WHAT THE TASK REQUIRES
Without any alteration, retype the records that appear below.

- - -

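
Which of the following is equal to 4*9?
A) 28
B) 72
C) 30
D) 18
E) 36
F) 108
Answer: E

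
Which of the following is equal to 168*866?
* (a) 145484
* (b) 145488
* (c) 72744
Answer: b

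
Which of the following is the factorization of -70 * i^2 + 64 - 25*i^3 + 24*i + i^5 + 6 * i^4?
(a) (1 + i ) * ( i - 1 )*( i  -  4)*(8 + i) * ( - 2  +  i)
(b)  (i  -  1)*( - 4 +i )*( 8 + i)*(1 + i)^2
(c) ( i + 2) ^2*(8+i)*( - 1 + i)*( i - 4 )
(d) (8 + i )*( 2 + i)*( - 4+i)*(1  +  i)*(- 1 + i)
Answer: d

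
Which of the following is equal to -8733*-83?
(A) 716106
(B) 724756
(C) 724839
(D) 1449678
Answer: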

- - -

RESPONSE AREA
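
Which of the following is equal to 4*9?
A) 28
B) 72
C) 30
D) 18
E) 36
F) 108
Answer: E

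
Which of the following is equal to 168*866?
* (a) 145484
* (b) 145488
* (c) 72744
Answer: b

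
Which of the following is the factorization of -70 * i^2 + 64 - 25*i^3 + 24*i + i^5 + 6 * i^4?
(a) (1 + i ) * ( i - 1 )*( i  -  4)*(8 + i) * ( - 2  +  i)
(b)  (i  -  1)*( - 4 +i )*( 8 + i)*(1 + i)^2
(c) ( i + 2) ^2*(8+i)*( - 1 + i)*( i - 4 )
(d) (8 + i )*( 2 + i)*( - 4+i)*(1  +  i)*(- 1 + i)
Answer: d

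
Which of the following is equal to -8733*-83?
(A) 716106
(B) 724756
(C) 724839
(D) 1449678
Answer: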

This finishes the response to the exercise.